■ WORK TO COMPLETE
Below are some records. Print all of them exactly as they appear.
(DATA FOR REVIEW)
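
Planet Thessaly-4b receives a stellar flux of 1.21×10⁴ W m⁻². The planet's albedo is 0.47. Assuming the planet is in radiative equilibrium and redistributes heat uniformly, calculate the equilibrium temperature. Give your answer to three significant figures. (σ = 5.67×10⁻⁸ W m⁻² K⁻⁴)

T_eq ≈ 410 K

Energy balance: absorbed = emitted ⇒ πR²·S(1−A) = 4πR²·σT_eq⁴, so T_eq⁴ = S(1−A)/(4σ).
T_eq = [1.21×10⁴ × 0.53 / (4 × 5.67×10⁻⁸)]^(1/4) = (2.83×10¹⁰)^(1/4) = 410 K.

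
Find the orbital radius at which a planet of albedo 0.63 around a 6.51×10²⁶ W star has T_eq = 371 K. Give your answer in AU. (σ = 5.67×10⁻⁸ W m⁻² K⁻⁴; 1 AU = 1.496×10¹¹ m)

d ≈ 0.446 AU

From T_eq⁴ = L(1−A)/(16πσd²): d = √[L(1−A)/(16πσT_eq⁴)].
d = √[6.51×10²⁶ × 0.37 / (16π × 5.67×10⁻⁸ × (371)⁴)] = 6.68×10¹⁰ m = 0.446 AU.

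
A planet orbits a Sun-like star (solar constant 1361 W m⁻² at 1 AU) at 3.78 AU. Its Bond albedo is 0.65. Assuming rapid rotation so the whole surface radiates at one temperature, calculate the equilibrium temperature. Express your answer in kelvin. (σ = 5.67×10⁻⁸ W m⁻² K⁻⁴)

Flux at 3.78 AU: S = 1361/3.78² = 95.3 W m⁻².
Energy balance: absorbed = emitted ⇒ πR²·S(1−A) = 4πR²·σT_eq⁴, so T_eq⁴ = S(1−A)/(4σ).
T_eq = [95.3 × 0.35 / (4 × 5.67×10⁻⁸)]^(1/4) = (1.47×10⁸)^(1/4) = 110 K.

T_eq ≈ 110 K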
(End DATA FOR REVIEW)
■ OUTPUT OF THE EXERCISE
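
Planet Thessaly-4b receives a stellar flux of 1.21×10⁴ W m⁻². The planet's albedo is 0.47. Assuming the planet is in radiative equilibrium and redistributes heat uniformly, calculate the equilibrium temperature. Give your answer to three significant figures. (σ = 5.67×10⁻⁸ W m⁻² K⁻⁴)

T_eq ≈ 410 K

Energy balance: absorbed = emitted ⇒ πR²·S(1−A) = 4πR²·σT_eq⁴, so T_eq⁴ = S(1−A)/(4σ).
T_eq = [1.21×10⁴ × 0.53 / (4 × 5.67×10⁻⁸)]^(1/4) = (2.83×10¹⁰)^(1/4) = 410 K.

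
Find the orbital radius at which a planet of albedo 0.63 around a 6.51×10²⁶ W star has T_eq = 371 K. Give your answer in AU. (σ = 5.67×10⁻⁸ W m⁻² K⁻⁴; 1 AU = 1.496×10¹¹ m)

d ≈ 0.446 AU

From T_eq⁴ = L(1−A)/(16πσd²): d = √[L(1−A)/(16πσT_eq⁴)].
d = √[6.51×10²⁶ × 0.37 / (16π × 5.67×10⁻⁸ × (371)⁴)] = 6.68×10¹⁰ m = 0.446 AU.

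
A planet orbits a Sun-like star (solar constant 1361 W m⁻² at 1 AU) at 3.78 AU. Its Bond albedo is 0.65. Assuming rapid rotation so the whole surface radiates at one temperature, calculate the equilibrium temperature. Express your answer in kelvin. (σ = 5.67×10⁻⁸ W m⁻² K⁻⁴)

Flux at 3.78 AU: S = 1361/3.78² = 95.3 W m⁻².
Energy balance: absorbed = emitted ⇒ πR²·S(1−A) = 4πR²·σT_eq⁴, so T_eq⁴ = S(1−A)/(4σ).
T_eq = [95.3 × 0.35 / (4 × 5.67×10⁻⁸)]^(1/4) = (1.47×10⁸)^(1/4) = 110 K.

T_eq ≈ 110 K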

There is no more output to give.